**The problem**
Every entry needs to be reproduced exactly.

■ ■ ■ ■

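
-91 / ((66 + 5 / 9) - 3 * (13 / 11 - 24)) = -0.67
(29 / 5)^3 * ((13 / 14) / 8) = 317057 / 14000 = 22.65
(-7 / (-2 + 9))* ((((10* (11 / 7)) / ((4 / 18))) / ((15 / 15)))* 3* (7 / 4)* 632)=-234630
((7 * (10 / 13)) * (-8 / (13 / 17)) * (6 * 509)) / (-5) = 5814816 / 169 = 34407.20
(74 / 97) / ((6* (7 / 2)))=74 / 2037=0.04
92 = 92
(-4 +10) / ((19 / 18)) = 108 / 19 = 5.68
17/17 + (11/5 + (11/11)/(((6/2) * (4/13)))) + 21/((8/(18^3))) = 918797/60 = 15313.28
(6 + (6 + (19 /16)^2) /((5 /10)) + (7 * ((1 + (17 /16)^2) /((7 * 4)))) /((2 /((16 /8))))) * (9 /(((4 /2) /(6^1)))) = 576.52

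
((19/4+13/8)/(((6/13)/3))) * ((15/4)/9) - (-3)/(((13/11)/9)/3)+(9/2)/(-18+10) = 70921/832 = 85.24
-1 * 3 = -3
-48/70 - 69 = -2439/35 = -69.69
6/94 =3/47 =0.06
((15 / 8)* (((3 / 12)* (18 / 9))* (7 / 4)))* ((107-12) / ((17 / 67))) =614.27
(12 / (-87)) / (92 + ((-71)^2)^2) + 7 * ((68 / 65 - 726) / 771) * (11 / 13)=-891304606133426 / 160037882822805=-5.57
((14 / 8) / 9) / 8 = 7 / 288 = 0.02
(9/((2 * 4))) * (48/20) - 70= -673/10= -67.30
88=88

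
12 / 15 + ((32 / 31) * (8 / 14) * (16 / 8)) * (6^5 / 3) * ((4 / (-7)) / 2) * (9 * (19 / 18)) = -63031364 / 7595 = -8299.06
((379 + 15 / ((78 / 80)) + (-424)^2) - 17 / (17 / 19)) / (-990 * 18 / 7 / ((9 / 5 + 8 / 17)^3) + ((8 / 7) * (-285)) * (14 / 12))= -7365986881827 / 24429111785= -301.52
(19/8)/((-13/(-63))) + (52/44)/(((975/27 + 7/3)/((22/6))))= 209109/17992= 11.62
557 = 557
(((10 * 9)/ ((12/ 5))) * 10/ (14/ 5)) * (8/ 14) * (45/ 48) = 28125/ 392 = 71.75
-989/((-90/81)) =8901/10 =890.10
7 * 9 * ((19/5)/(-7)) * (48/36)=-45.60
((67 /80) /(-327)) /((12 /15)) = -67 /20928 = -0.00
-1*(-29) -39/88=2513/88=28.56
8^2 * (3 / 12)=16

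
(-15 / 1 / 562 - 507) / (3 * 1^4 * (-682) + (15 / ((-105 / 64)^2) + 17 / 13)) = 2722687695 / 10949888294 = 0.25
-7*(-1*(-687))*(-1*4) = 19236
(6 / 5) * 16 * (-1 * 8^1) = -768 / 5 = -153.60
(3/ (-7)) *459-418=-614.71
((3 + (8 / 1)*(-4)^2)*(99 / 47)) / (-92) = -12969 / 4324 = -3.00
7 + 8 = 15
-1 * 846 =-846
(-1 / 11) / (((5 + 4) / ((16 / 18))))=-8 / 891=-0.01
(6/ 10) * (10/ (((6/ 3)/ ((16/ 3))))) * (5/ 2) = 40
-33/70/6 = -0.08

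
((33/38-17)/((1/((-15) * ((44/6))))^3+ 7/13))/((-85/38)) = 3460600/258383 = 13.39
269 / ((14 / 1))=269 / 14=19.21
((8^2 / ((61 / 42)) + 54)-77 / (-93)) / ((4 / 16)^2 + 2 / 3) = 135.63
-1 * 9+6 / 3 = -7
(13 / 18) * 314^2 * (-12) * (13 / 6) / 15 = -16662724 / 135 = -123427.59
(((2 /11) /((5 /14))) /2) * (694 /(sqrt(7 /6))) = 1388 * sqrt(42) /55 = 163.55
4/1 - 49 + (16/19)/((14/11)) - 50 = -94.34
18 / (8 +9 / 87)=2.22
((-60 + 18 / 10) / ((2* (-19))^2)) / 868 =-291 / 6266960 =-0.00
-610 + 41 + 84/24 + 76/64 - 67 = -10101/16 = -631.31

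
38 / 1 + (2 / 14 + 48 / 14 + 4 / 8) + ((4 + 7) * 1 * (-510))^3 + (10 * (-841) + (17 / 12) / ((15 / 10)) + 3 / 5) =-55615924150411 / 315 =-176558489366.38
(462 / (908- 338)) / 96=77 / 9120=0.01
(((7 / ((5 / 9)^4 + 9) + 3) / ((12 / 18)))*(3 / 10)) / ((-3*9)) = -74983 / 1193480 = -0.06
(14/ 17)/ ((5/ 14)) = 196/ 85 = 2.31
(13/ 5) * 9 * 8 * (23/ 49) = 21528/ 245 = 87.87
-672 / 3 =-224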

■ ■ ■ ■

**Answer space**
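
-91 / ((66 + 5 / 9) - 3 * (13 / 11 - 24)) = -0.67
(29 / 5)^3 * ((13 / 14) / 8) = 317057 / 14000 = 22.65
(-7 / (-2 + 9))* ((((10* (11 / 7)) / ((4 / 18))) / ((15 / 15)))* 3* (7 / 4)* 632)=-234630
((7 * (10 / 13)) * (-8 / (13 / 17)) * (6 * 509)) / (-5) = 5814816 / 169 = 34407.20
(74 / 97) / ((6* (7 / 2)))=74 / 2037=0.04
92 = 92
(-4 +10) / ((19 / 18)) = 108 / 19 = 5.68
17/17 + (11/5 + (11/11)/(((6/2) * (4/13)))) + 21/((8/(18^3))) = 918797/60 = 15313.28
(6 + (6 + (19 /16)^2) /((5 /10)) + (7 * ((1 + (17 /16)^2) /((7 * 4)))) /((2 /((16 /8))))) * (9 /(((4 /2) /(6^1)))) = 576.52

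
((19/4+13/8)/(((6/13)/3))) * ((15/4)/9) - (-3)/(((13/11)/9)/3)+(9/2)/(-18+10) = 70921/832 = 85.24
-1 * 3 = -3
-48/70 - 69 = -2439/35 = -69.69
6/94 =3/47 =0.06
((15 / 8)* (((3 / 12)* (18 / 9))* (7 / 4)))* ((107-12) / ((17 / 67))) =614.27
(12 / (-87)) / (92 + ((-71)^2)^2) + 7 * ((68 / 65 - 726) / 771) * (11 / 13)=-891304606133426 / 160037882822805=-5.57
((14 / 8) / 9) / 8 = 7 / 288 = 0.02
(9/((2 * 4))) * (48/20) - 70= -673/10= -67.30
88=88

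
12 / 15 + ((32 / 31) * (8 / 14) * (16 / 8)) * (6^5 / 3) * ((4 / (-7)) / 2) * (9 * (19 / 18)) = -63031364 / 7595 = -8299.06
((379 + 15 / ((78 / 80)) + (-424)^2) - 17 / (17 / 19)) / (-990 * 18 / 7 / ((9 / 5 + 8 / 17)^3) + ((8 / 7) * (-285)) * (14 / 12))= -7365986881827 / 24429111785= -301.52
(19/8)/((-13/(-63))) + (52/44)/(((975/27 + 7/3)/((22/6))))= 209109/17992= 11.62
557 = 557
(((10 * 9)/ ((12/ 5))) * 10/ (14/ 5)) * (8/ 14) * (45/ 48) = 28125/ 392 = 71.75
-989/((-90/81)) =8901/10 =890.10
7 * 9 * ((19/5)/(-7)) * (48/36)=-45.60
((67 /80) /(-327)) /((12 /15)) = -67 /20928 = -0.00
-1*(-29) -39/88=2513/88=28.56
8^2 * (3 / 12)=16

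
(-15 / 1 / 562 - 507) / (3 * 1^4 * (-682) + (15 / ((-105 / 64)^2) + 17 / 13)) = 2722687695 / 10949888294 = 0.25
-7*(-1*(-687))*(-1*4) = 19236
(6 / 5) * 16 * (-1 * 8^1) = -768 / 5 = -153.60
(3/ (-7)) *459-418=-614.71
((3 + (8 / 1)*(-4)^2)*(99 / 47)) / (-92) = -12969 / 4324 = -3.00
7 + 8 = 15
-1 * 846 =-846
(-1 / 11) / (((5 + 4) / ((16 / 18))))=-8 / 891=-0.01
(6/ 10) * (10/ (((6/ 3)/ ((16/ 3))))) * (5/ 2) = 40
-33/70/6 = -0.08

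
((33/38-17)/((1/((-15) * ((44/6))))^3+ 7/13))/((-85/38)) = 3460600/258383 = 13.39
269 / ((14 / 1))=269 / 14=19.21
((8^2 / ((61 / 42)) + 54)-77 / (-93)) / ((4 / 16)^2 + 2 / 3) = 135.63
-1 * 9+6 / 3 = -7
(13 / 18) * 314^2 * (-12) * (13 / 6) / 15 = -16662724 / 135 = -123427.59
(((2 /11) /((5 /14))) /2) * (694 /(sqrt(7 /6))) = 1388 * sqrt(42) /55 = 163.55
4/1 - 49 + (16/19)/((14/11)) - 50 = -94.34
18 / (8 +9 / 87)=2.22
((-60 + 18 / 10) / ((2* (-19))^2)) / 868 =-291 / 6266960 =-0.00
-610 + 41 + 84/24 + 76/64 - 67 = -10101/16 = -631.31

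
38 / 1 + (2 / 14 + 48 / 14 + 4 / 8) + ((4 + 7) * 1 * (-510))^3 + (10 * (-841) + (17 / 12) / ((15 / 10)) + 3 / 5) =-55615924150411 / 315 =-176558489366.38
(462 / (908- 338)) / 96=77 / 9120=0.01
(((7 / ((5 / 9)^4 + 9) + 3) / ((12 / 18)))*(3 / 10)) / ((-3*9)) = -74983 / 1193480 = -0.06
(14/ 17)/ ((5/ 14)) = 196/ 85 = 2.31
(13/ 5) * 9 * 8 * (23/ 49) = 21528/ 245 = 87.87
-672 / 3 =-224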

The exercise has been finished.